Extracted material>
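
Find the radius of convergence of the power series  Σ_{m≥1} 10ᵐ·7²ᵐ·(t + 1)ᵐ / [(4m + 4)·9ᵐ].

The ratio of consecutive coefficients is [(4m + 4)/(4(m+1) + 4)] · 10·49/9 → 490/9.
Convergence for |t + 1| · 490/9 < 1, i.e. |t + 1| < 9/490. So R = 9/490.

R = 9/490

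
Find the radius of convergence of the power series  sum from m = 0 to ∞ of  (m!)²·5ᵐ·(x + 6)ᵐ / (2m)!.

Apply the ratio test: |a_{m+1}| / |a_m| = (m+1)²/[(2m+1)·(2m+2)] · 5, which tends to 5/4 as m → ∞.
The series converges when 5/4 · |x + 6| < 1, giving R = 4/5.

R = 4/5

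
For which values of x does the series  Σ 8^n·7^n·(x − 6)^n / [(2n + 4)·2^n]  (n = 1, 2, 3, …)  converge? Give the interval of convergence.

The ratio of consecutive coefficients is [(2n + 4)/(2(n+1) + 4)] · 8·7/2 → 28.
Hence the series converges for |x − 6| < 1/(28) = 1/28, so the radius of convergence is 1/28.
Endpoint x = 169/28: the terms are asymptotic to a nonzero constant times 1/n, so the series diverges by limit comparison with Σ 1/n.
At x = 167/28: an alternating series whose terms decrease to 0 in absolute value, so it converges by the Leibniz criterion.

[167/28, 169/28)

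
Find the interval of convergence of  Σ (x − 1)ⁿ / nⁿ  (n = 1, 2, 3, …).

(−∞, ∞)

By the Cauchy root test, |a_n|^(1/n) = 1/n → 0.
Since the n-th root of |a_n| tends to 0, the series converges for all real x; R = ∞.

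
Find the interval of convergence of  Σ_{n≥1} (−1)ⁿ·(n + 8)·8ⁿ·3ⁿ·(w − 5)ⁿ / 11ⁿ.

(109/24, 131/24)

The ratio of consecutive coefficients is [((n+1) + 8)/(n + 8)] · 8·3/11 → 24/11.
The series converges when 24/11 · |w − 5| < 1, giving R = 11/24.
When w = 131/24, the n-th term does not approach 0; divergence by the term test.
When w = 109/24, the n-th term does not approach 0; divergence by the term test.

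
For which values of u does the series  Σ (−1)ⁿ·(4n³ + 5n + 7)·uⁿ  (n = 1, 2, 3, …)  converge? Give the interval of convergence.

By the ratio test, |a_{n+1}/a_n| = (4(n+1)³ + 5(n+1) + 7)/(4n³ + 5n + 7) → 1.
So the series converges when |u| < 1 and diverges when |u| > 1; R = 1.
When u = 1, the terms do not tend to 0, so the series diverges.
When u = -1, the terms do not tend to 0, so the series diverges.

(-1, 1)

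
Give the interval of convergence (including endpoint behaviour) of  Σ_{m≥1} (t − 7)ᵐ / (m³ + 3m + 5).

[6, 8]

By the ratio test, |a_{m+1}/a_m| = (m³ + 3m + 5)/((m+1)³ + 3(m+1) + 5) → 1.
So the series converges when |t − 7| < 1 and diverges when |t − 7| > 1; R = 1.
At t = 8: absolute convergence follows by limit comparison with Σ 1/m³.
Endpoint t = 6: absolute convergence follows by limit comparison with Σ 1/m³.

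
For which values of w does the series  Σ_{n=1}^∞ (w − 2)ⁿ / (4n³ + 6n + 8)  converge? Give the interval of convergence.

By the ratio test, |a_{n+1}/a_n| = (4n³ + 6n + 8)/(4(n+1)³ + 6(n+1) + 8) → 1.
So the series converges when |w − 2| < 1 and diverges when |w − 2| > 1; R = 1.
Endpoint w = 3: absolute convergence follows by limit comparison with Σ 1/n³.
When w = 1, the series is dominated by a constant times Σ 1/n³, which converges (p = 3 > 1).

[1, 3]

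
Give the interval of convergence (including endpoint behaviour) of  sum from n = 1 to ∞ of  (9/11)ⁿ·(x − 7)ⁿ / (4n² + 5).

[52/9, 74/9]

Apply the ratio test: |a_{n+1}| / |a_n| = [(4n² + 5)/(4(n+1)² + 5)] · 9/11, which tends to 9/11 as n → ∞.
Thus R = 1/(9/11) = 11/9.
Check x = 74/9: absolute convergence follows by limit comparison with Σ 1/n².
At x = 52/9: absolute convergence follows by limit comparison with Σ 1/n².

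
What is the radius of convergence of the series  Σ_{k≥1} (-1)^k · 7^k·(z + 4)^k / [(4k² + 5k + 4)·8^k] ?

By the ratio test, |a_{k+1}/a_k| = [(4k² + 5k + 4)/(4(k+1)² + 5(k+1) + 4)] · 7/8 → 7/8.
The series converges when 7/8 · |z + 4| < 1, giving R = 8/7.

R = 8/7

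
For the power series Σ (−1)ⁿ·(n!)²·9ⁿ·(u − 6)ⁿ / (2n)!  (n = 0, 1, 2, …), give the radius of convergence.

By the ratio test, |a_{n+1}/a_n| = (n+1)²/[(2n+1)·(2n+2)] · 9 → 9/4.
Thus R = 1/(9/4) = 4/9.

R = 4/9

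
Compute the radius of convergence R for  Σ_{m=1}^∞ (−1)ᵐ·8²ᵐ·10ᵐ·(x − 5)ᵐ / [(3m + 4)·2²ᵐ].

R = 1/160

Ratio test: |a_{m+1}/a_m| = [(3m + 4)/(3(m+1) + 4)] · 64·10/4 → 160 as m → ∞.
Hence the series converges for |x − 5| < 1/(160) = 1/160, so the radius of convergence is 1/160.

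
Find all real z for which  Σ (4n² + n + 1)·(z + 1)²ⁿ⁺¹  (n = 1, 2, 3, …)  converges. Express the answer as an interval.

The ratio of consecutive coefficients is (4(n+1)² + (n+1) + 1)/(4n² + n + 1) → 1.
Writing y = (z + 1)², the series in y has radius 1, so |z + 1| < √(1) = 1 and R = 1.
At z = 0: the terms have absolute value of order n², which does not tend to 0, so the series diverges by the divergence test.
Endpoint z = -2: the n-th term does not approach 0; divergence by the term test.

(-2, 0)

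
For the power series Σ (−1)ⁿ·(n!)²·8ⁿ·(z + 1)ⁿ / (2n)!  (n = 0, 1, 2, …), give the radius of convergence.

R = 1/2

Ratio test: |a_{n+1}/a_n| = (n+1)²/[(2n+1)·(2n+2)] · 8 → 2 as n → ∞.
Thus R = 1/(2) = 1/2.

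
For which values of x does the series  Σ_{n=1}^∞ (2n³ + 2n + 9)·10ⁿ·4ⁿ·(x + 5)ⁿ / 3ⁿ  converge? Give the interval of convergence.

Ratio test: |a_{n+1}/a_n| = [(2(n+1)³ + 2(n+1) + 9)/(2n³ + 2n + 9)] · 10·4/3 → 40/3 as n → ∞.
Convergence for |x + 5| · 40/3 < 1, i.e. |x + 5| < 3/40. So R = 3/40.
When x = -197/40, the n-th term does not approach 0; divergence by the term test.
When x = -203/40, the n-th term does not approach 0; divergence by the term test.

(-203/40, -197/40)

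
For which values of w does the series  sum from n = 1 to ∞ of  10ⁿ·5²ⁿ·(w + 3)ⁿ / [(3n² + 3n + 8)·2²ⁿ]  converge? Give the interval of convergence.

[-377/125, -373/125]

Apply the ratio test: |a_{n+1}| / |a_n| = [(3n² + 3n + 8)/(3(n+1)² + 3(n+1) + 8)] · 10·25/4, which tends to 125/2 as n → ∞.
Hence the series converges for |w + 3| < 1/(125/2) = 2/125, so the radius of convergence is 2/125.
Endpoint w = -373/125: absolute convergence follows by limit comparison with Σ 1/n².
Check w = -377/125: the series is dominated by a constant times Σ 1/n², which converges (p = 2 > 1).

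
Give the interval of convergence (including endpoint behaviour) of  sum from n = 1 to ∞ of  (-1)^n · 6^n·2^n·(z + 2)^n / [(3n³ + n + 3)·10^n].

The ratio of consecutive coefficients is [(3n³ + n + 3)/(3(n+1)³ + (n+1) + 3)] · 6·2/10 → 6/5.
The series converges when 6/5 · |z + 2| < 1, giving R = 5/6.
Check z = -7/6: absolute convergence follows by limit comparison with Σ 1/n³.
At z = -17/6: the terms are on the order of 1/n³, so the series converges absolutely by comparison with the p-series (p = 3 > 1).

[-17/6, -7/6]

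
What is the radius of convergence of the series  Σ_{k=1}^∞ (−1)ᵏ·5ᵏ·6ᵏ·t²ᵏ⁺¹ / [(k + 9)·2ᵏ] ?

R = √15/15

Ratio test: |a_{k+1}/a_k| = [(k + 9)/((k+1) + 9)] · 5·6/2 → 15 as k → ∞.
Since the exponent of t increases by 2 each term, convergence requires |t|² < 1/15, hence R = √15/15.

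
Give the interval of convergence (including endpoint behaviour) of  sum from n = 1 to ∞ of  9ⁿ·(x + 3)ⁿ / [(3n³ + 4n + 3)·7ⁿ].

The ratio of consecutive coefficients is [(3n³ + 4n + 3)/(3(n+1)³ + 4(n+1) + 3)] · 9/7 → 9/7.
Hence the series converges for |x + 3| < 1/(9/7) = 7/9, so the radius of convergence is 7/9.
At x = -20/9: absolute convergence follows by limit comparison with Σ 1/n³.
Check x = -34/9: absolute convergence follows by limit comparison with Σ 1/n³.

[-34/9, -20/9]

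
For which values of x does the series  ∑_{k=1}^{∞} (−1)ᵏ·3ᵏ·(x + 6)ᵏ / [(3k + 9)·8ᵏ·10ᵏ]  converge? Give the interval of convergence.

(-98/3, 62/3]

The ratio of consecutive coefficients is [(3k + 9)/(3(k+1) + 9)] · 3/(8·10) → 3/80.
Convergence for |x + 6| · 3/80 < 1, i.e. |x + 6| < 80/3. So R = 80/3.
Endpoint x = 62/3: an alternating series whose terms decrease to 0 in absolute value, so it converges by the Leibniz criterion.
Endpoint x = -98/3: the terms are asymptotic to a nonzero constant times 1/k, so the series diverges by limit comparison with Σ 1/k.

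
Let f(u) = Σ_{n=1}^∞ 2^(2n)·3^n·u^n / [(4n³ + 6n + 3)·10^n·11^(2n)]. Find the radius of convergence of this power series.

R = 605/6

Apply the ratio test: |a_{n+1}| / |a_n| = [(4n³ + 6n + 3)/(4(n+1)³ + 6(n+1) + 3)] · 4·3/(10·121), which tends to 6/605 as n → ∞.
Thus R = 1/(6/605) = 605/6.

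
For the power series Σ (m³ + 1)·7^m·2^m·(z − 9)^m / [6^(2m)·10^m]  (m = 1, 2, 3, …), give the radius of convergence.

Apply the ratio test: |a_{m+1}| / |a_m| = [((m+1)³ + 1)/(m³ + 1)] · 7·2/(36·10), which tends to 7/180 as m → ∞.
Thus R = 1/(7/180) = 180/7.

R = 180/7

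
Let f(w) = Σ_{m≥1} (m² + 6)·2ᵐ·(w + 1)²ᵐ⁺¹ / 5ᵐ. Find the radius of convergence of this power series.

R = √10/2

Ratio test: |a_{m+1}/a_m| = [((m+1)² + 6)/(m² + 6)] · 2/5 → 2/5 as m → ∞.
Writing y = (w + 1)², the series in y has radius 5/2, so |w + 1| < √(5/2) and R = √10/2.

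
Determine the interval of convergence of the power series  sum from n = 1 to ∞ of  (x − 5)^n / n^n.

Applying the root test, |a_n|^(1/n) = 1/n → 0.
Since the n-th root of |a_n| tends to 0, the series converges for all real x; R = ∞.

(−∞, ∞)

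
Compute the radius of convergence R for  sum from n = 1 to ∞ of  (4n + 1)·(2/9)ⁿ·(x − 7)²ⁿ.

R = 3√2/2

Apply the ratio test: |a_{n+1}| / |a_n| = [(4(n+1) + 1)/(4n + 1)] · 2/9, which tends to 2/9 as n → ∞.
Successive powers of (x − 7) differ by 2, so the series converges when |x − 7|² · 2/9 < 1, i.e. |x − 7| < √(9/2). So R = 3√2/2.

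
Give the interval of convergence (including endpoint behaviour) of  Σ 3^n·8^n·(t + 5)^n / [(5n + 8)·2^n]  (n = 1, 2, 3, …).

The ratio of consecutive coefficients is [(5n + 8)/(5(n+1) + 8)] · 3·8/2 → 12.
Thus R = 1/(12) = 1/12.
At t = -59/12: the terms are asymptotic to a nonzero constant times 1/n, so the series diverges by limit comparison with Σ 1/n.
When t = -61/12, an alternating series whose terms decrease to 0 in absolute value, so it converges by the Leibniz criterion.

[-61/12, -59/12)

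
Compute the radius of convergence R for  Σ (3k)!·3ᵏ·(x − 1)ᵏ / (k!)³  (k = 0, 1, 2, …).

R = 1/81

Apply the ratio test: |a_{k+1}| / |a_k| = (3k+1)·(3k+2)·(3k+3)/(k+1)³ · 3, which tends to 81 as k → ∞.
Hence the series converges for |x − 1| < 1/(81) = 1/81, so the radius of convergence is 1/81.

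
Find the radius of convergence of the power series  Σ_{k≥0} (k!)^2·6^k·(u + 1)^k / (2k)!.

The ratio of consecutive coefficients is (k+1)²/[(2k+1)·(2k+2)] · 6 → 3/2.
Convergence for |u + 1| · 3/2 < 1, i.e. |u + 1| < 2/3. So R = 2/3.

R = 2/3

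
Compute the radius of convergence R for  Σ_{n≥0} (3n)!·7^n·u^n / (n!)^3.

R = 1/189

The ratio of consecutive coefficients is (3n+1)·(3n+2)·(3n+3)/(n+1)³ · 7 → 189.
Convergence for |u| · 189 < 1, i.e. |u| < 1/189. So R = 1/189.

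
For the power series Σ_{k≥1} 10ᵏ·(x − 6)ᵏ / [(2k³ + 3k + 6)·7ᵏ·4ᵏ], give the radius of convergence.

R = 14/5

Apply the ratio test: |a_{k+1}| / |a_k| = [(2k³ + 3k + 6)/(2(k+1)³ + 3(k+1) + 6)] · 10/(7·4), which tends to 5/14 as k → ∞.
Thus R = 1/(5/14) = 14/5.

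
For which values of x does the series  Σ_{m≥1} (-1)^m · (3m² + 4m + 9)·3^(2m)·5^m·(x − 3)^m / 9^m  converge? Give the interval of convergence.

(14/5, 16/5)

By the ratio test, |a_{m+1}/a_m| = [(3(m+1)² + 4(m+1) + 9)/(3m² + 4m + 9)] · 9·5/9 → 5.
Thus R = 1/(5) = 1/5.
Endpoint x = 16/5: the terms have absolute value of order m², which does not tend to 0, so the series diverges by the divergence test.
Endpoint x = 14/5: the terms do not tend to 0, so the series diverges.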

What to work on>
Each line from the one containing "6)·7ᵏ·4ᵏ], give the radius of convergence." through the last line of the entries is to be copied exactly, with no other lines added.

Output>
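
For the power series Σ_{k≥1} 10ᵏ·(x − 6)ᵏ / [(2k³ + 3k + 6)·7ᵏ·4ᵏ], give the radius of convergence.

R = 14/5

Apply the ratio test: |a_{k+1}| / |a_k| = [(2k³ + 3k + 6)/(2(k+1)³ + 3(k+1) + 6)] · 10/(7·4), which tends to 5/14 as k → ∞.
Thus R = 1/(5/14) = 14/5.

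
For which values of x does the series  Σ_{m≥1} (-1)^m · (3m² + 4m + 9)·3^(2m)·5^m·(x − 3)^m / 9^m  converge? Give the interval of convergence.

(14/5, 16/5)

By the ratio test, |a_{m+1}/a_m| = [(3(m+1)² + 4(m+1) + 9)/(3m² + 4m + 9)] · 9·5/9 → 5.
Thus R = 1/(5) = 1/5.
Endpoint x = 16/5: the terms have absolute value of order m², which does not tend to 0, so the series diverges by the divergence test.
Endpoint x = 14/5: the terms do not tend to 0, so the series diverges.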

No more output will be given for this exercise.